*What to work on*
In the records below, find every line that contains "address" and list it.
── Source information ──
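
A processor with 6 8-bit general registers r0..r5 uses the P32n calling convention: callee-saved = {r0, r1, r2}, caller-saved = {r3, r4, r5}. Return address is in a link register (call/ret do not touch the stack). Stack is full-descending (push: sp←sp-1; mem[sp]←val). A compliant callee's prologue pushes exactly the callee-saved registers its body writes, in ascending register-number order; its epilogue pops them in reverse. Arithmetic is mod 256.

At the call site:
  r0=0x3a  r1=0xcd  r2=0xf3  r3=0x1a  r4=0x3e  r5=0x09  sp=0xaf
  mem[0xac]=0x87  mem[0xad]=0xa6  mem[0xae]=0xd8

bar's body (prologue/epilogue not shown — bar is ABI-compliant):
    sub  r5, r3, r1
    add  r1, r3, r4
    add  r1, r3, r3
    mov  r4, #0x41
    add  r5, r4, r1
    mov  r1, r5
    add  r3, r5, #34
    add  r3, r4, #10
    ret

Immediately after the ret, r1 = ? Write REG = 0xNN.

REG = 0xcd

prologue: push r1 → mem[0xae]=0xcd, sp=0xae
body[0] sub  r5, r3, r1 → r5=0x4d
body[1] add  r1, r3, r4 → r1=0x58
body[2] add  r1, r3, r3 → r1=0x34
body[3] mov  r4, #0x41 → r4=0x41
body[4] add  r5, r4, r1 → r5=0x75
body[5] mov  r1, r5 → r1=0x75
body[6] add  r3, r5, #34 → r3=0x97
body[7] add  r3, r4, #10 → r3=0x4b
epilogue: pop r1=0xcd, sp=0xaf
r1 is callee-saved → restored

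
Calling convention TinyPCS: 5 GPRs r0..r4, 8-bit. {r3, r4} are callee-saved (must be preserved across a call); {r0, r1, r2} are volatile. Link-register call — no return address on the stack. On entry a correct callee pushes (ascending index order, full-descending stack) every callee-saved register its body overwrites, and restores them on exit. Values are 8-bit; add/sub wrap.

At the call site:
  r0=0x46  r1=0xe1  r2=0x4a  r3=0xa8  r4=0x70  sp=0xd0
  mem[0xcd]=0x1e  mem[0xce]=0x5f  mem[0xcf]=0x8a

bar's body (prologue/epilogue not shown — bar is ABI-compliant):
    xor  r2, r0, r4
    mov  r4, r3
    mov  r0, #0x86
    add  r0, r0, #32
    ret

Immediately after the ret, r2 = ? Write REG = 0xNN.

REG = 0x36

prologue: push r4 -> mem[0xcf]=0x70, sp=0xcf
body[0] xor  r2, r0, r4 -> r2=0x36
body[1] mov  r4, r3 -> r4=0xa8
body[2] mov  r0, #0x86 -> r0=0x86
body[3] add  r0, r0, #32 -> r0=0xa6
epilogue: pop r4=0x70, sp=0xd0
r2 is caller-saved -> body value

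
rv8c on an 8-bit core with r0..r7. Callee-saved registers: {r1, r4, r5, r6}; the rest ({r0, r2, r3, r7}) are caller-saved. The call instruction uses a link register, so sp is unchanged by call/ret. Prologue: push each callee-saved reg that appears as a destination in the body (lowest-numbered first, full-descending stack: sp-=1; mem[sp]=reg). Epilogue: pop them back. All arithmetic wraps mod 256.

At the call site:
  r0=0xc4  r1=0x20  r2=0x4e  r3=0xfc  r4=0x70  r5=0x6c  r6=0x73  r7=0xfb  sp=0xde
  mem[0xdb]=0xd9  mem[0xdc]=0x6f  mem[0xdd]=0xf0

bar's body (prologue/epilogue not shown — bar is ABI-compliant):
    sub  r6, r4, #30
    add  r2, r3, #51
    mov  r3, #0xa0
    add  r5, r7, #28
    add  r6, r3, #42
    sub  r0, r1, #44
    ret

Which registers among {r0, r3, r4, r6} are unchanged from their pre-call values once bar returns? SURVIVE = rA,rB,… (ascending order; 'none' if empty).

prologue: push r5 -> mem[0xdd]=0x6c, sp=0xdd
prologue: push r6 -> mem[0xdc]=0x73, sp=0xdc
body[0] sub  r6, r4, #30 -> r6=0x52
body[1] add  r2, r3, #51 -> r2=0x2f
body[2] mov  r3, #0xa0 -> r3=0xa0
body[3] add  r5, r7, #28 -> r5=0x17
body[4] add  r6, r3, #42 -> r6=0xca
body[5] sub  r0, r1, #44 -> r0=0xf4
epilogue: pop r6=0x73, sp=0xdd
epilogue: pop r5=0x6c, sp=0xde
r0: caller-saved, written=True
r3: caller-saved, written=True
r4: callee-saved, written=False
r6: callee-saved, written=True

SURVIVE = r4,r6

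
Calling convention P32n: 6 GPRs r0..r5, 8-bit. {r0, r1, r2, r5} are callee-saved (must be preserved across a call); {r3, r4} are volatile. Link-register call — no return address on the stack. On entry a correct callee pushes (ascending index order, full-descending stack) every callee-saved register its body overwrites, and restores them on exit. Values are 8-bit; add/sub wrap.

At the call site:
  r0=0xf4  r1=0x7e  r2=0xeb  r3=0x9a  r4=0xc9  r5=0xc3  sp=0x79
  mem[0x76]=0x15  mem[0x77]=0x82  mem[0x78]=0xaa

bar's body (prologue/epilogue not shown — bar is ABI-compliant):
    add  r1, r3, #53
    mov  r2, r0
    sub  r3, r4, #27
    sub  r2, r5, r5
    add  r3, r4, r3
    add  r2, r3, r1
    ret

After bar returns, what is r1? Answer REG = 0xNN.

REG = 0x7e

prologue: push r1 → mem[0x78]=0x7e, sp=0x78
prologue: push r2 → mem[0x77]=0xeb, sp=0x77
body[0] add  r1, r3, #53 → r1=0xcf
body[1] mov  r2, r0 → r2=0xf4
body[2] sub  r3, r4, #27 → r3=0xae
body[3] sub  r2, r5, r5 → r2=0x00
body[4] add  r3, r4, r3 → r3=0x77
body[5] add  r2, r3, r1 → r2=0x46
epilogue: pop r2=0xeb, sp=0x78
epilogue: pop r1=0x7e, sp=0x79
r1 is callee-saved → restored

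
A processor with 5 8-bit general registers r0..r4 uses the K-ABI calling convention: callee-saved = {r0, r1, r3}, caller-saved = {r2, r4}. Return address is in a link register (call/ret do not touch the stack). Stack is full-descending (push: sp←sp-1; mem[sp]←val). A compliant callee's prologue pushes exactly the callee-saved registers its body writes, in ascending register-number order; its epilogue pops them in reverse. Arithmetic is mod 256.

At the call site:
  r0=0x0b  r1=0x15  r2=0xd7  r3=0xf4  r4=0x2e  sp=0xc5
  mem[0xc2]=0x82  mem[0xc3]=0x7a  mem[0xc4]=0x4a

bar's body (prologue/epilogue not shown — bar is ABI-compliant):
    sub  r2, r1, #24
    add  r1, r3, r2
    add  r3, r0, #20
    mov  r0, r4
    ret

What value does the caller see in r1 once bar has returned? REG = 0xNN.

prologue: push r0 -> mem[0xc4]=0x0b, sp=0xc4
prologue: push r1 -> mem[0xc3]=0x15, sp=0xc3
prologue: push r3 -> mem[0xc2]=0xf4, sp=0xc2
body[0] sub  r2, r1, #24 -> r2=0xfd
body[1] add  r1, r3, r2 -> r1=0xf1
body[2] add  r3, r0, #20 -> r3=0x1f
body[3] mov  r0, r4 -> r0=0x2e
epilogue: pop r3=0xf4, sp=0xc3
epilogue: pop r1=0x15, sp=0xc4
epilogue: pop r0=0x0b, sp=0xc5
r1 is callee-saved -> restored

REG = 0x15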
───
*Exercise solution*
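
A processor with 6 8-bit general registers r0..r5 uses the P32n calling convention: callee-saved = {r0, r1, r2}, caller-saved = {r3, r4, r5}. Return address is in a link register (call/ret do not touch the stack). Stack is full-descending (push: sp←sp-1; mem[sp]←val). A compliant callee's prologue pushes exactly the callee-saved registers its body writes, in ascending register-number order; its epilogue pops them in reverse. Arithmetic is mod 256.
Calling convention TinyPCS: 5 GPRs r0..r4, 8-bit. {r3, r4} are callee-saved (must be preserved across a call); {r0, r1, r2} are volatile. Link-register call — no return address on the stack. On entry a correct callee pushes (ascending index order, full-descending stack) every callee-saved register its body overwrites, and restores them on exit. Values are 8-bit; add/sub wrap.
Calling convention P32n: 6 GPRs r0..r5, 8-bit. {r0, r1, r2, r5} are callee-saved (must be preserved across a call); {r3, r4} are volatile. Link-register call — no return address on the stack. On entry a correct callee pushes (ascending index order, full-descending stack) every callee-saved register its body overwrites, and restores them on exit. Values are 8-bit; add/sub wrap.
A processor with 5 8-bit general registers r0..r4 uses the K-ABI calling convention: callee-saved = {r0, r1, r3}, caller-saved = {r2, r4}. Return address is in a link register (call/ret do not touch the stack). Stack is full-descending (push: sp←sp-1; mem[sp]←val). A compliant callee's prologue pushes exactly the callee-saved registers its body writes, in ascending register-number order; its epilogue pops them in reverse. Arithmetic is mod 256.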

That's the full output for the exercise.